=== RECORDS PROVIDED ===
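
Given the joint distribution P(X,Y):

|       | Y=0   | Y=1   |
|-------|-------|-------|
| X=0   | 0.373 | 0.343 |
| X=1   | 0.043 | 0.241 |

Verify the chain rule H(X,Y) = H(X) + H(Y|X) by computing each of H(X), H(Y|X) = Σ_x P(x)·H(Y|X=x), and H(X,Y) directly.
H(X) = 0.8608 bits, H(Y|X) = 0.8893 bits, H(X,Y) = 1.7501 bits

Marginal of X (row sums):
  P(X=0) = 0.373 + 0.343 = 0.716
  P(X=1) = 0.043 + 0.241 = 0.284
H(X) = -[0.716·log₂(0.716) + 0.284·log₂(0.284)]
  = 0.34509 + 0.51575 = 0.8608 bits

H(Y|X) = Σ_x P(x)·H(Y|X=x):
  X=0: P(X=0) = 0.716, P(Y|X=0) = (373/716, 343/716) → H(Y|X=0) = 0.99873
  X=1: P(X=1) = 0.284, P(Y|X=1) = (43/284, 241/284) → H(Y|X=1) = 0.61335
H(Y|X) = 0.716·0.99873 + 0.284·0.61335 = 0.8893 bits

H(X,Y) = -Σ_{x,y} P(x,y) log₂ P(x,y). Per-cell terms -P(x,y)·log₂P(x,y):
  X=0: 0.53069, 0.52950
  X=1: 0.19520, 0.49475
Sum of the 4 terms: H(X,Y) = 1.7501 bits

Chain rule check:
  H(X) + H(Y|X) = 0.8608 + 0.8893 = 1.7501 bits
  H(X,Y) = 1.7501 bits
✓ Chain rule verified.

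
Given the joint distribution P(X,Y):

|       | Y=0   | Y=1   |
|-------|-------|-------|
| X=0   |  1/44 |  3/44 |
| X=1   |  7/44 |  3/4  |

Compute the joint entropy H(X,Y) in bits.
1.1214 bits

H(X,Y) = -Σ_{x,y} P(x,y) log₂ P(x,y). Per-cell terms -P(x,y)·log₂P(x,y):
  X=0: 0.124078, 0.264168
  X=1: 0.421921, 0.311278
Sum of the 4 terms: H(X,Y) = 1.1214 bits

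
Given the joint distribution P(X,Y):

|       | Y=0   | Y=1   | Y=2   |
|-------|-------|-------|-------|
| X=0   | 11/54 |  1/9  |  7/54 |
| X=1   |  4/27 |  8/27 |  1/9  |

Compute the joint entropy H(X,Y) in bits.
2.4822 bits

H(X,Y) = -Σ_{x,y} P(x,y) log₂ P(x,y). Per-cell terms -P(x,y)·log₂P(x,y):
  X=0: 0.4676, 0.3522, 0.3821
  X=1: 0.4081, 0.5200, 0.3522
Sum of the 6 terms: H(X,Y) = 2.4822 bits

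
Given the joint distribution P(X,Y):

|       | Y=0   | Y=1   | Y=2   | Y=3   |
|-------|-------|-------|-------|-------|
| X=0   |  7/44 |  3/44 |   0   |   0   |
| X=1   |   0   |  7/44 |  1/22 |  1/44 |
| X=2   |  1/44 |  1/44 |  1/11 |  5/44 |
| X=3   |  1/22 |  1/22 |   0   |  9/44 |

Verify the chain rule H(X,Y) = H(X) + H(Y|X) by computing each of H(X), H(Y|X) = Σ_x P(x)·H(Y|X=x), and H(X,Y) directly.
H(X) = 1.9913 bits, H(Y|X) = 1.2364 bits, H(X,Y) = 3.2277 bits

Marginal of X (row sums):
  P(X=0) = 7/44 + 3/44 + 0 + 0 = 5/22
  P(X=1) = 0 + 7/44 + 1/22 + 1/44 = 5/22
  P(X=2) = 1/44 + 1/44 + 1/11 + 5/44 = 1/4
  P(X=3) = 1/22 + 1/22 + 0 + 9/44 = 13/44
H(X) = -[(5/22)·log₂(5/22) + (5/22)·log₂(5/22) + (1/4)·log₂(1/4) + (13/44)·log₂(13/44)]
  = 0.4858 + 0.4858 + 0.5000 + 0.5197 = 1.9913 bits

H(Y|X) = Σ_x P(x)·H(Y|X=x):
  X=0: P(X=0) = 5/22, P(Y|X=0) = (7/10, 3/10, 0, 0) → H(Y|X=0) = 0.8813
  X=1: P(X=1) = 5/22, P(Y|X=1) = (0, 7/10, 1/5, 1/10) → H(Y|X=1) = 1.1568
  X=2: P(X=2) = 1/4, P(Y|X=2) = (1/11, 1/11, 4/11, 5/11) → H(Y|X=2) = 1.6767
  X=3: P(X=3) = 13/44, P(Y|X=3) = (2/13, 2/13, 0, 9/13) → H(Y|X=3) = 1.1982
H(Y|X) = (5/22)·0.8813 + (5/22)·1.1568 + (1/4)·1.6767 + (13/44)·1.1982 = 1.2364 bits

H(X,Y) = -Σ_{x,y} P(x,y) log₂ P(x,y). Per-cell terms -P(x,y)·log₂P(x,y):
  X=0: 0.4219, 0.2642, 0.0000, 0.0000
  X=1: 0.0000, 0.4219, 0.2027, 0.1241
  X=2: 0.1241, 0.1241, 0.3145, 0.3565
  X=3: 0.2027, 0.2027, 0.0000, 0.4683
  (cells with P = 0 contribute 0)
Sum of the 16 terms: H(X,Y) = 3.2277 bits

Chain rule check:
  H(X) + H(Y|X) = 1.9913 + 1.2364 = 3.2277 bits
  H(X,Y) = 3.2277 bits
✓ Chain rule verified.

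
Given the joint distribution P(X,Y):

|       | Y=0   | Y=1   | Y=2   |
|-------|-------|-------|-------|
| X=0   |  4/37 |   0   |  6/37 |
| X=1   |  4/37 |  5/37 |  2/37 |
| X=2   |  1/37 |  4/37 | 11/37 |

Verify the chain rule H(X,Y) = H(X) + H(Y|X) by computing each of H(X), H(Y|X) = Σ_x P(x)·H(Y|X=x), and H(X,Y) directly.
H(X) = 1.5534 bits, H(Y|X) = 1.1919 bits, H(X,Y) = 2.7453 bits

Marginal of X (row sums):
  P(X=0) = 4/37 + 0 + 6/37 = 10/37
  P(X=1) = 4/37 + 5/37 + 2/37 = 11/37
  P(X=2) = 1/37 + 4/37 + 11/37 = 16/37
H(X) = -[(10/37)·log₂(10/37) + (11/37)·log₂(11/37) + (16/37)·log₂(16/37)]
  = 0.51014 + 0.52028 + 0.52301 = 1.5534 bits

H(Y|X) = Σ_x P(x)·H(Y|X=x):
  X=0: P(X=0) = 10/37, P(Y|X=0) = (2/5, 0, 3/5) → H(Y|X=0) = 0.97095
  X=1: P(X=1) = 11/37, P(Y|X=1) = (4/11, 5/11, 2/11) → H(Y|X=1) = 1.49492
  X=2: P(X=2) = 16/37, P(Y|X=2) = (1/16, 1/4, 11/16) → H(Y|X=2) = 1.12164
H(Y|X) = (10/37)·0.97095 + (11/37)·1.49492 + (16/37)·1.12164 = 1.1919 bits

H(X,Y) = -Σ_{x,y} P(x,y) log₂ P(x,y). Per-cell terms -P(x,y)·log₂P(x,y):
  X=0: 0.34697, 0.00000, 0.42559
  X=1: 0.34697, 0.39021, 0.22754
  X=2: 0.14080, 0.34697, 0.52028
  (cells with P = 0 contribute 0)
Sum of the 9 terms: H(X,Y) = 2.7453 bits

Chain rule check:
  H(X) + H(Y|X) = 1.5534 + 1.1919 = 2.7453 bits
  H(X,Y) = 2.7453 bits
✓ Chain rule verified.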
===
Please reproduce each entry exactly as it appears.

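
Given the joint distribution P(X,Y):

|       | Y=0   | Y=1   |
|-------|-------|-------|
| X=0   | 0.373 | 0.343 |
| X=1   | 0.043 | 0.241 |

Verify the chain rule H(X,Y) = H(X) + H(Y|X) by computing each of H(X), H(Y|X) = Σ_x P(x)·H(Y|X=x), and H(X,Y) directly.
H(X) = 0.8608 bits, H(Y|X) = 0.8893 bits, H(X,Y) = 1.7501 bits

Marginal of X (row sums):
  P(X=0) = 0.373 + 0.343 = 0.716
  P(X=1) = 0.043 + 0.241 = 0.284
H(X) = -[0.716·log₂(0.716) + 0.284·log₂(0.284)]
  = 0.34509 + 0.51575 = 0.8608 bits

H(Y|X) = Σ_x P(x)·H(Y|X=x):
  X=0: P(X=0) = 0.716, P(Y|X=0) = (373/716, 343/716) → H(Y|X=0) = 0.99873
  X=1: P(X=1) = 0.284, P(Y|X=1) = (43/284, 241/284) → H(Y|X=1) = 0.61335
H(Y|X) = 0.716·0.99873 + 0.284·0.61335 = 0.8893 bits

H(X,Y) = -Σ_{x,y} P(x,y) log₂ P(x,y). Per-cell terms -P(x,y)·log₂P(x,y):
  X=0: 0.53069, 0.52950
  X=1: 0.19520, 0.49475
Sum of the 4 terms: H(X,Y) = 1.7501 bits

Chain rule check:
  H(X) + H(Y|X) = 0.8608 + 0.8893 = 1.7501 bits
  H(X,Y) = 1.7501 bits
✓ Chain rule verified.

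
Given the joint distribution P(X,Y):

|       | Y=0   | Y=1   |
|-------|-------|-------|
| X=0   |  1/44 |  3/44 |
| X=1   |  7/44 |  3/4  |

Compute the joint entropy H(X,Y) in bits.
1.1214 bits

H(X,Y) = -Σ_{x,y} P(x,y) log₂ P(x,y). Per-cell terms -P(x,y)·log₂P(x,y):
  X=0: 0.124078, 0.264168
  X=1: 0.421921, 0.311278
Sum of the 4 terms: H(X,Y) = 1.1214 bits

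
Given the joint distribution P(X,Y):

|       | Y=0   | Y=1   | Y=2   |
|-------|-------|-------|-------|
| X=0   | 11/54 |  1/9  |  7/54 |
| X=1   |  4/27 |  8/27 |  1/9  |

Compute the joint entropy H(X,Y) in bits.
2.4822 bits

H(X,Y) = -Σ_{x,y} P(x,y) log₂ P(x,y). Per-cell terms -P(x,y)·log₂P(x,y):
  X=0: 0.4676, 0.3522, 0.3821
  X=1: 0.4081, 0.5200, 0.3522
Sum of the 6 terms: H(X,Y) = 2.4822 bits

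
Given the joint distribution P(X,Y):

|       | Y=0   | Y=1   | Y=2   | Y=3   |
|-------|-------|-------|-------|-------|
| X=0   |  7/44 |  3/44 |   0   |   0   |
| X=1   |   0   |  7/44 |  1/22 |  1/44 |
| X=2   |  1/44 |  1/44 |  1/11 |  5/44 |
| X=3   |  1/22 |  1/22 |   0   |  9/44 |

Verify the chain rule H(X,Y) = H(X) + H(Y|X) by computing each of H(X), H(Y|X) = Σ_x P(x)·H(Y|X=x), and H(X,Y) directly.
H(X) = 1.9913 bits, H(Y|X) = 1.2364 bits, H(X,Y) = 3.2277 bits

Marginal of X (row sums):
  P(X=0) = 7/44 + 3/44 + 0 + 0 = 5/22
  P(X=1) = 0 + 7/44 + 1/22 + 1/44 = 5/22
  P(X=2) = 1/44 + 1/44 + 1/11 + 5/44 = 1/4
  P(X=3) = 1/22 + 1/22 + 0 + 9/44 = 13/44
H(X) = -[(5/22)·log₂(5/22) + (5/22)·log₂(5/22) + (1/4)·log₂(1/4) + (13/44)·log₂(13/44)]
  = 0.4858 + 0.4858 + 0.5000 + 0.5197 = 1.9913 bits

H(Y|X) = Σ_x P(x)·H(Y|X=x):
  X=0: P(X=0) = 5/22, P(Y|X=0) = (7/10, 3/10, 0, 0) → H(Y|X=0) = 0.8813
  X=1: P(X=1) = 5/22, P(Y|X=1) = (0, 7/10, 1/5, 1/10) → H(Y|X=1) = 1.1568
  X=2: P(X=2) = 1/4, P(Y|X=2) = (1/11, 1/11, 4/11, 5/11) → H(Y|X=2) = 1.6767
  X=3: P(X=3) = 13/44, P(Y|X=3) = (2/13, 2/13, 0, 9/13) → H(Y|X=3) = 1.1982
H(Y|X) = (5/22)·0.8813 + (5/22)·1.1568 + (1/4)·1.6767 + (13/44)·1.1982 = 1.2364 bits

H(X,Y) = -Σ_{x,y} P(x,y) log₂ P(x,y). Per-cell terms -P(x,y)·log₂P(x,y):
  X=0: 0.4219, 0.2642, 0.0000, 0.0000
  X=1: 0.0000, 0.4219, 0.2027, 0.1241
  X=2: 0.1241, 0.1241, 0.3145, 0.3565
  X=3: 0.2027, 0.2027, 0.0000, 0.4683
  (cells with P = 0 contribute 0)
Sum of the 16 terms: H(X,Y) = 3.2277 bits

Chain rule check:
  H(X) + H(Y|X) = 1.9913 + 1.2364 = 3.2277 bits
  H(X,Y) = 3.2277 bits
✓ Chain rule verified.

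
Given the joint distribution P(X,Y):

|       | Y=0   | Y=1   | Y=2   |
|-------|-------|-------|-------|
| X=0   |  4/37 |   0   |  6/37 |
| X=1   |  4/37 |  5/37 |  2/37 |
| X=2   |  1/37 |  4/37 | 11/37 |

Verify the chain rule H(X,Y) = H(X) + H(Y|X) by computing each of H(X), H(Y|X) = Σ_x P(x)·H(Y|X=x), and H(X,Y) directly.
H(X) = 1.5534 bits, H(Y|X) = 1.1919 bits, H(X,Y) = 2.7453 bits

Marginal of X (row sums):
  P(X=0) = 4/37 + 0 + 6/37 = 10/37
  P(X=1) = 4/37 + 5/37 + 2/37 = 11/37
  P(X=2) = 1/37 + 4/37 + 11/37 = 16/37
H(X) = -[(10/37)·log₂(10/37) + (11/37)·log₂(11/37) + (16/37)·log₂(16/37)]
  = 0.51014 + 0.52028 + 0.52301 = 1.5534 bits

H(Y|X) = Σ_x P(x)·H(Y|X=x):
  X=0: P(X=0) = 10/37, P(Y|X=0) = (2/5, 0, 3/5) → H(Y|X=0) = 0.97095
  X=1: P(X=1) = 11/37, P(Y|X=1) = (4/11, 5/11, 2/11) → H(Y|X=1) = 1.49492
  X=2: P(X=2) = 16/37, P(Y|X=2) = (1/16, 1/4, 11/16) → H(Y|X=2) = 1.12164
H(Y|X) = (10/37)·0.97095 + (11/37)·1.49492 + (16/37)·1.12164 = 1.1919 bits

H(X,Y) = -Σ_{x,y} P(x,y) log₂ P(x,y). Per-cell terms -P(x,y)·log₂P(x,y):
  X=0: 0.34697, 0.00000, 0.42559
  X=1: 0.34697, 0.39021, 0.22754
  X=2: 0.14080, 0.34697, 0.52028
  (cells with P = 0 contribute 0)
Sum of the 9 terms: H(X,Y) = 2.7453 bits

Chain rule check:
  H(X) + H(Y|X) = 1.5534 + 1.1919 = 2.7453 bits
  H(X,Y) = 2.7453 bits
✓ Chain rule verified.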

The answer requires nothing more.